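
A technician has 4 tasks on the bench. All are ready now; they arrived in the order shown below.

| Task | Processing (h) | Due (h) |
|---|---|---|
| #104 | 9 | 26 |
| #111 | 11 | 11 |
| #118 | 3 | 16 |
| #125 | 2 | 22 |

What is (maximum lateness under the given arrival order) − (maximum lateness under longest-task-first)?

FIFO (arrival order): #104 #111 #118 #125.
#104: 0→9, due 26, lateness -17
#111: 9→20, due 11, lateness 9
#118: 20→23, due 16, lateness 7
#125: 23→25, due 22, lateness 3
Maximum = 9.
LPT (decreasing processing time): #111 #104 #118 #125.
#111: 0→11, due 11, lateness 0
#104: 11→20, due 26, lateness -6
#118: 20→23, due 16, lateness 7
#125: 23→25, due 22, lateness 3
Maximum = 7.
Difference = 9 − 7 = 2.

2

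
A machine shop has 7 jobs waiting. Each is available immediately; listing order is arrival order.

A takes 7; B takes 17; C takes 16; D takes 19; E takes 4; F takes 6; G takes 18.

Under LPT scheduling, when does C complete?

LPT (decreasing processing time): D G B C A F E.
D: 0→19
G: 19→37
B: 37→54
C: 54→70

70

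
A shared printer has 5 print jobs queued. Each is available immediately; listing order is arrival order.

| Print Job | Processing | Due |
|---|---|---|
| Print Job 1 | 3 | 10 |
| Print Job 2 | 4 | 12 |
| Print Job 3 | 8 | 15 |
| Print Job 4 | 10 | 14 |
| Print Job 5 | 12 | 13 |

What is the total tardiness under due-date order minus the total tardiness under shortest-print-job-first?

8

EDD (increasing due date): Print Job 1 Print Job 2 Print Job 5 Print Job 4 Print Job 3.
Print Job 1: 0→3, due 10, tardiness 0
Print Job 2: 3→7, due 12, tardiness 0
Print Job 5: 7→19, due 13, tardiness 6
Print Job 4: 19→29, due 14, tardiness 15
Print Job 3: 29→37, due 15, tardiness 22
Sum = 0+0+6+15+22 = 43.
SPT (increasing processing time): Print Job 1 Print Job 2 Print Job 3 Print Job 4 Print Job 5.
Print Job 1: 0→3, due 10, tardiness 0
Print Job 2: 3→7, due 12, tardiness 0
Print Job 3: 7→15, due 15, tardiness 0
Print Job 4: 15→25, due 14, tardiness 11
Print Job 5: 25→37, due 13, tardiness 24
Sum = 0+0+0+11+24 = 35.
Difference = 43 − 35 = 8.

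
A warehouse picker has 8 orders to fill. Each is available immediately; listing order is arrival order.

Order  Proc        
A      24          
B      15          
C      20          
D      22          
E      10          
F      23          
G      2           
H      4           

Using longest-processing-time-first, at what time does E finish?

LPT (decreasing processing time): A F D C B E H G.
A: 0→24
F: 24→47
D: 47→69
C: 69→89
B: 89→104
E: 104→114

114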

○ ○ ○ ○ ○ ○ ○

◆ **Task brief**
When you reach the end of the listing, print it again in full, exactly as given.

◆ **Response to the task**
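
A technician has 4 tasks on the bench. All are ready now; they arrived in the order shown below.

| Task | Processing (h) | Due (h) |
|---|---|---|
| #104 | 9 | 26 |
| #111 | 11 | 11 |
| #118 | 3 | 16 |
| #125 | 2 | 22 |

What is (maximum lateness under the given arrival order) − (maximum lateness under longest-task-first)?

FIFO (arrival order): #104 #111 #118 #125.
#104: 0→9, due 26, lateness -17
#111: 9→20, due 11, lateness 9
#118: 20→23, due 16, lateness 7
#125: 23→25, due 22, lateness 3
Maximum = 9.
LPT (decreasing processing time): #111 #104 #118 #125.
#111: 0→11, due 11, lateness 0
#104: 11→20, due 26, lateness -6
#118: 20→23, due 16, lateness 7
#125: 23→25, due 22, lateness 3
Maximum = 7.
Difference = 9 − 7 = 2.

2

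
A machine shop has 7 jobs waiting. Each is available immediately; listing order is arrival order.

A takes 7; B takes 17; C takes 16; D takes 19; E takes 4; F takes 6; G takes 18.

Under LPT scheduling, when does C complete?

LPT (decreasing processing time): D G B C A F E.
D: 0→19
G: 19→37
B: 37→54
C: 54→70

70

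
A shared printer has 5 print jobs queued. Each is available immediately; listing order is arrival order.

| Print Job | Processing | Due |
|---|---|---|
| Print Job 1 | 3 | 10 |
| Print Job 2 | 4 | 12 |
| Print Job 3 | 8 | 15 |
| Print Job 4 | 10 | 14 |
| Print Job 5 | 12 | 13 |

What is the total tardiness under due-date order minus the total tardiness under shortest-print-job-first?

8

EDD (increasing due date): Print Job 1 Print Job 2 Print Job 5 Print Job 4 Print Job 3.
Print Job 1: 0→3, due 10, tardiness 0
Print Job 2: 3→7, due 12, tardiness 0
Print Job 5: 7→19, due 13, tardiness 6
Print Job 4: 19→29, due 14, tardiness 15
Print Job 3: 29→37, due 15, tardiness 22
Sum = 0+0+6+15+22 = 43.
SPT (increasing processing time): Print Job 1 Print Job 2 Print Job 3 Print Job 4 Print Job 5.
Print Job 1: 0→3, due 10, tardiness 0
Print Job 2: 3→7, due 12, tardiness 0
Print Job 3: 7→15, due 15, tardiness 0
Print Job 4: 15→25, due 14, tardiness 11
Print Job 5: 25→37, due 13, tardiness 24
Sum = 0+0+0+11+24 = 35.
Difference = 43 − 35 = 8.

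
A warehouse picker has 8 orders to fill. Each is available immediately; listing order is arrival order.

Order  Proc        
A      24          
B      15          
C      20          
D      22          
E      10          
F      23          
G      2           
H      4           

Using longest-processing-time-first, at what time does E finish?

LPT (decreasing processing time): A F D C B E H G.
A: 0→24
F: 24→47
D: 47→69
C: 69→89
B: 89→104
E: 104→114

114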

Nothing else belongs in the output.